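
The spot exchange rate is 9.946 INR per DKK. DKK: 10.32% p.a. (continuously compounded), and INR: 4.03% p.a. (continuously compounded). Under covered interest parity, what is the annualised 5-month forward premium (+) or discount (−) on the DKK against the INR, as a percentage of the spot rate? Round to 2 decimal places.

-6.21%

T = 5/12 years.
CIP forward (INR per DKK) = 9.946 × 1.0169334/1.0439379 = 9.688718.
(F − S)/S ÷ T = (9.688718 − 9.946)/9.946/(5/12) = -0.062083 → -6.21%.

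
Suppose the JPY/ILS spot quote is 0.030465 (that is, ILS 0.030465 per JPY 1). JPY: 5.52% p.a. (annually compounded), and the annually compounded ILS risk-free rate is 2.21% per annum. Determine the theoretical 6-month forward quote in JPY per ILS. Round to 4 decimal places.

33.3518

T = 6/12 years.
ILS growth factor: (1 + 0.0221)^(6/12) = 1.01098961.
Growth of 1 JPY over T: (1 + 0.0552)^(6/12) = 1.02722928.
CIP: F = S · (grow ILS)/(grow JPY) = 0.030465 × 1.01098961/1.02722928 = 0.029983373 ILS per JPY.
Invert for JPY per ILS: 1 / 0.029983373 = 33.3518.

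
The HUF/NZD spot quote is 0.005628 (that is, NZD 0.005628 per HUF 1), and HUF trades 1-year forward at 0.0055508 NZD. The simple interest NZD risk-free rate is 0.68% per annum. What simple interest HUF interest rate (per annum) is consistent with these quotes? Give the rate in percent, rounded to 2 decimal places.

2.08%

T = 1 year.
By CIP, F/S equals the NZD-to-HUF growth ratio: 0.0055508/0.005628 = 0.9862829.
The NZD side grows by 1 + 0.0068×1 = 1.006800.
So the HUF growth factor = 1.0208024.
(1.0208024 − 1)/T = 0.020802, i.e. 2.08%.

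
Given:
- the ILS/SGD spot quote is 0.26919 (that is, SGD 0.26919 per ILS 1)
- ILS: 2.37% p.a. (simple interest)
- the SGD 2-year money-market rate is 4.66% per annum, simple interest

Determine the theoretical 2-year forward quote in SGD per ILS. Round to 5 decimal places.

T = 2 years.
SGD growth factor: 1 + 0.0466×2 = 1.093200.
ILS growth factor: 1 + 0.0237×2 = 1.047400.
CIP: F = S · (grow SGD)/(grow ILS) = 0.26919 × 1.093200/1.047400 = 0.2809610 SGD per ILS.

0.28096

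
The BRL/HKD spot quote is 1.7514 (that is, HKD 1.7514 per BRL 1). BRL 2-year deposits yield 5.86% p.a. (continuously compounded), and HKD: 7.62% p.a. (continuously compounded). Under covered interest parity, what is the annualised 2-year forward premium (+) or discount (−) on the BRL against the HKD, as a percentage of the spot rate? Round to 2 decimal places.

+1.79%

T = 2 years.
No-arbitrage forward: 1.7514 × 1.164626 / 1.1243443 = 1.8141471 HKD/BRL.
(F − S)/S ÷ T = (1.8141471 − 1.7514)/1.7514/2 = 0.017913 → 1.79%.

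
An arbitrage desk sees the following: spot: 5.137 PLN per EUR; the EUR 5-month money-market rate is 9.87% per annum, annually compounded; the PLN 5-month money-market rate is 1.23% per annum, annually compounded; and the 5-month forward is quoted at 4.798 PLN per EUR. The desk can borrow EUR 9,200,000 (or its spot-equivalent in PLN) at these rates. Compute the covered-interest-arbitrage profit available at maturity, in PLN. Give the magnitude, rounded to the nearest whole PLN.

T = 5/12 years.
Route A — deposit EUR, sell forward: 9,200,000 × 1.0399991122 × 4.798 = PLN 45,907,224.81.
Route B — convert at spot, deposit PLN: 9,200,000 × 5.137 × 1.0051067325 = PLN 47,501,746.22.
The quoted forward undervalues EUR, so borrow EUR, convert to PLN at spot, deposit the PLN at 1.23%, and buy EUR forward at 4.798 to cover the loan.
Arbitrage profit = |45,907,224.81 − 47,501,746.22| = PLN 1,594,521.

PLN 1,594,521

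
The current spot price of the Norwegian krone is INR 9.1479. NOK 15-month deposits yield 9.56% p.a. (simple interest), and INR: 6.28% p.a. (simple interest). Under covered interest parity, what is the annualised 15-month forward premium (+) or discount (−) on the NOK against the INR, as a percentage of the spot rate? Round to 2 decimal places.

T = 15/12 years.
F = S · g_INR/g_NOK = 9.1479 × 1.078500/1.119500 = 8.8128720.
(F − S)/S ÷ T = (8.8128720 − 9.1479)/9.1479/(15/12) = -0.029299 → -2.93%.

-2.93%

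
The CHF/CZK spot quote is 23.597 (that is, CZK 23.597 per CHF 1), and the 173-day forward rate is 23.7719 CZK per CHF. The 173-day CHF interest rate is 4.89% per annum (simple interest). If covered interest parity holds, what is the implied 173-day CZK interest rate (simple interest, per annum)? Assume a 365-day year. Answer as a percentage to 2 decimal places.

T = 173/365 years.
By CIP, F/S equals the CZK-to-CHF growth ratio: 23.7719/23.597 = 1.0074120.
CHF growth factor: 1 + 0.0489×173/365 = 1.0231773.
That pins the CZK growth at 1.0307611.
(1.0307611 − 1)/T = 0.064901, i.e. 6.49%.

6.49%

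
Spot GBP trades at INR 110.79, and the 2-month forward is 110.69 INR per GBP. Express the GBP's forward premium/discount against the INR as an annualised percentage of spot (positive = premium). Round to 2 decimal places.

-0.54%

T = 2/12 years.
(F − S)/S = (110.69 − 110.79)/110.79 = -0.0009026.
Annualise by dividing by T: -0.0009026 / (2/12) = -0.005416 → -0.54%.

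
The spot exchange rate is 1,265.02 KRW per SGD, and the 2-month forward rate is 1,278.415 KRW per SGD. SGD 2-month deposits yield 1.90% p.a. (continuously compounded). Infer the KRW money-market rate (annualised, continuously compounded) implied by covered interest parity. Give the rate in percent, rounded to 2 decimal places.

8.22%

T = 2/12 years.
F/S = 1278.415/1265.02 = 1.0105888 = (growth of KRW) / (growth of SGD).
The SGD side grows by e^(0.0190×2/12) = 1.0031717.
So the KRW growth factor = 1.0137941.
Take logs: ln 1.0137941 / (2/12) = 0.082199, so 8.22%.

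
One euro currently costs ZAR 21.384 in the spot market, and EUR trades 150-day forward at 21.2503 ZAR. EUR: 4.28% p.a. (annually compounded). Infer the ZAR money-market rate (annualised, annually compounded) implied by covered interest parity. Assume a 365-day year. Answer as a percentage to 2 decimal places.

2.70%

T = 150/365 years.
CIP gives F = S · g_ZAR/g_EUR, so g_ZAR/g_EUR = 21.2503/21.384 = 0.9937477.
EUR growth factor: (1 + 0.0428)^(150/365) = 1.0173722.
So the ZAR growth factor = 1.0110113.
r = 1.0110113^(365/150) − 1 = 0.027006 → 2.70%.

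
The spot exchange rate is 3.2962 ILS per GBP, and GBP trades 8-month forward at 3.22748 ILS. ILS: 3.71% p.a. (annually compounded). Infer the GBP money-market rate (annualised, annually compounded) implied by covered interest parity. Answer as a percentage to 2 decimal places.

T = 8/12 years.
F/S = 3.22748/3.2962 = 0.9791518 = (growth of ILS) / (growth of GBP).
ILS growth factor: (1 + 0.0371)^(8/12) = 1.0245829.
So the GBP growth factor = 1.0463984.
Annualise: 1.0463984^(12/8) − 1 = 0.070399 = 7.04%.

7.04%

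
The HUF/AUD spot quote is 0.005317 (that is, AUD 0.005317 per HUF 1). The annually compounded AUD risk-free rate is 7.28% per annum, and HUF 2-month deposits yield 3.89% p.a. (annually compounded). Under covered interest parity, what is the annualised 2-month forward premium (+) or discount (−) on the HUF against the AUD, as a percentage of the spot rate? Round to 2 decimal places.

T = 2/12 years.
F = S · g_AUD/g_HUF = 0.005317 × 1.0117809/1.0063807 = 0.005345531.
Annualised premium = (F − S)/S × (1/T) = (0.005345531 − 0.005317)/0.005317 ÷ (2/12) = 3.22%.

+3.22%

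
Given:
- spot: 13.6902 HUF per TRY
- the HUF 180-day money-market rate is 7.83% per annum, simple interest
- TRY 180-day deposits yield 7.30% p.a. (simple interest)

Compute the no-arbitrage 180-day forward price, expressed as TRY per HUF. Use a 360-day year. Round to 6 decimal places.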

┄┄┄┄┄┄

Work instruction: Start at the first line of the entries and stop at the line that contains "- the SGD 2-year". Repeat every line in that span exactly, and nothing beyond it.

Written answer:
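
The spot exchange rate is 9.946 INR per DKK. DKK: 10.32% p.a. (continuously compounded), and INR: 4.03% p.a. (continuously compounded). Under covered interest parity, what is the annualised 5-month forward premium (+) or discount (−) on the DKK against the INR, as a percentage of the spot rate? Round to 2 decimal places.

-6.21%

T = 5/12 years.
CIP forward (INR per DKK) = 9.946 × 1.0169334/1.0439379 = 9.688718.
(F − S)/S ÷ T = (9.688718 − 9.946)/9.946/(5/12) = -0.062083 → -6.21%.

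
Suppose the JPY/ILS spot quote is 0.030465 (that is, ILS 0.030465 per JPY 1). JPY: 5.52% p.a. (annually compounded), and the annually compounded ILS risk-free rate is 2.21% per annum. Determine the theoretical 6-month forward quote in JPY per ILS. Round to 4 decimal places.

33.3518

T = 6/12 years.
ILS growth factor: (1 + 0.0221)^(6/12) = 1.01098961.
Growth of 1 JPY over T: (1 + 0.0552)^(6/12) = 1.02722928.
CIP: F = S · (grow ILS)/(grow JPY) = 0.030465 × 1.01098961/1.02722928 = 0.029983373 ILS per JPY.
Invert for JPY per ILS: 1 / 0.029983373 = 33.3518.

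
The HUF/NZD spot quote is 0.005628 (that is, NZD 0.005628 per HUF 1), and HUF trades 1-year forward at 0.0055508 NZD. The simple interest NZD risk-free rate is 0.68% per annum. What simple interest HUF interest rate (per annum) is consistent with these quotes? Give the rate in percent, rounded to 2 decimal places.

2.08%

T = 1 year.
By CIP, F/S equals the NZD-to-HUF growth ratio: 0.0055508/0.005628 = 0.9862829.
The NZD side grows by 1 + 0.0068×1 = 1.006800.
So the HUF growth factor = 1.0208024.
(1.0208024 − 1)/T = 0.020802, i.e. 2.08%.

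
Given:
- the ILS/SGD spot quote is 0.26919 (that is, SGD 0.26919 per ILS 1)
- ILS: 2.37% p.a. (simple interest)
- the SGD 2-year money-market rate is 4.66% per annum, simple interest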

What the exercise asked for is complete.